*Task to complete*
Among the entries below, extract exactly the lines that run from the one with "Word template: word" through the one with "Ordered rules: 1.", both ends included.

================

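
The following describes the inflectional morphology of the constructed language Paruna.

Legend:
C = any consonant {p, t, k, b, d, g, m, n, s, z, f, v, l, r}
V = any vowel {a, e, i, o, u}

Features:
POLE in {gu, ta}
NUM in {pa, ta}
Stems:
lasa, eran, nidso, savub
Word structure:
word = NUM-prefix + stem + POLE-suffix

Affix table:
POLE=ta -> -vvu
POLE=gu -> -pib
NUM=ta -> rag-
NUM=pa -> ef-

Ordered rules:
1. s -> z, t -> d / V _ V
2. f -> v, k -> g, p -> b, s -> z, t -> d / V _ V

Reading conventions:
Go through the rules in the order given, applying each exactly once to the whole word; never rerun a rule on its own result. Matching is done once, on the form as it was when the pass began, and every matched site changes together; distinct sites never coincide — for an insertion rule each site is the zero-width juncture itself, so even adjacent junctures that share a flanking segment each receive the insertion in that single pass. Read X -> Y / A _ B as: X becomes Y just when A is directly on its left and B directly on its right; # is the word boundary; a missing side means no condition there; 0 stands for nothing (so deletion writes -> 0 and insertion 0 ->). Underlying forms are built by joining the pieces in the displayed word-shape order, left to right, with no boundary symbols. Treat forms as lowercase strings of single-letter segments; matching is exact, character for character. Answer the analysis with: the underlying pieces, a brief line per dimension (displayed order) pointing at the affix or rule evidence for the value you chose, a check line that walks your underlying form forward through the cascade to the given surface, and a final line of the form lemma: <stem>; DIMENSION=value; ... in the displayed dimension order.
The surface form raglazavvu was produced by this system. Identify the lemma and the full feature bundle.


underlying: rag-lasa-vvu
POLE=ta - signalled by the affix -vvu
NUM=ta - signalled by the affix rag-
check: raglasavvu -> raglazavvu -> raglazavvu
lemma: lasa; POLE=ta; NUM=ta


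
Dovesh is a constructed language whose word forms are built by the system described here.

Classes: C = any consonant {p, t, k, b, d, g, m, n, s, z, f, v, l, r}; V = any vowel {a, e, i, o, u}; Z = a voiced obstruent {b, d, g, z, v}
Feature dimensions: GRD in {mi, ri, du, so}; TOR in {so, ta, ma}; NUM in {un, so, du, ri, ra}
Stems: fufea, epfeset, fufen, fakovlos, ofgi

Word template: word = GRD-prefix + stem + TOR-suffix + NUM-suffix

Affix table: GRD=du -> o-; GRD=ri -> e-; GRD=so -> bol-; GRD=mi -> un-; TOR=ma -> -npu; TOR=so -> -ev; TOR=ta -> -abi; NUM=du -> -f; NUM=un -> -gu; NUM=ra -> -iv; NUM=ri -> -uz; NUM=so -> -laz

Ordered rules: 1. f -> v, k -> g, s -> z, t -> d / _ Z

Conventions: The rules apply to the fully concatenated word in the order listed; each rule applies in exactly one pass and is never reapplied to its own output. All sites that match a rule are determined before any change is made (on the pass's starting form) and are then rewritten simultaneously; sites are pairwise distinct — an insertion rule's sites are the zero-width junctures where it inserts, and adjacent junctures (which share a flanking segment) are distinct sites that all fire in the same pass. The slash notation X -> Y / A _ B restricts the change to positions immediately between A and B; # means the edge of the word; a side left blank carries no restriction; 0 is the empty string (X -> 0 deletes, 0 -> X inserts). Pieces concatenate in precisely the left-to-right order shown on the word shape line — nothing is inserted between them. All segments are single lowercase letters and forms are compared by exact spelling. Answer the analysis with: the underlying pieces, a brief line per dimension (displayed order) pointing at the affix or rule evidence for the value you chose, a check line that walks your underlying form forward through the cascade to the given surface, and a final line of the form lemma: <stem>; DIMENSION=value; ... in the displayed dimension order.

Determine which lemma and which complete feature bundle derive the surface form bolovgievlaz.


underlying: bol-ofgi-ev-laz
GRD=so - signalled by the affix bol-
TOR=so - signalled by the affix -ev
NUM=so - signalled by the affix -laz
check: bolofgievlaz -> bolovgievlaz
lemma: ofgi; GRD=so; TOR=so; NUM=so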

================

*Exercise output*
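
Word template: word = GRD-prefix + stem + TOR-suffix + NUM-suffix

Affix table: GRD=du -> o-; GRD=ri -> e-; GRD=so -> bol-; GRD=mi -> un-; TOR=ma -> -npu; TOR=so -> -ev; TOR=ta -> -abi; NUM=du -> -f; NUM=un -> -gu; NUM=ra -> -iv; NUM=ri -> -uz; NUM=so -> -laz

Ordered rules: 1. f -> v, k -> g, s -> z, t -> d / _ Z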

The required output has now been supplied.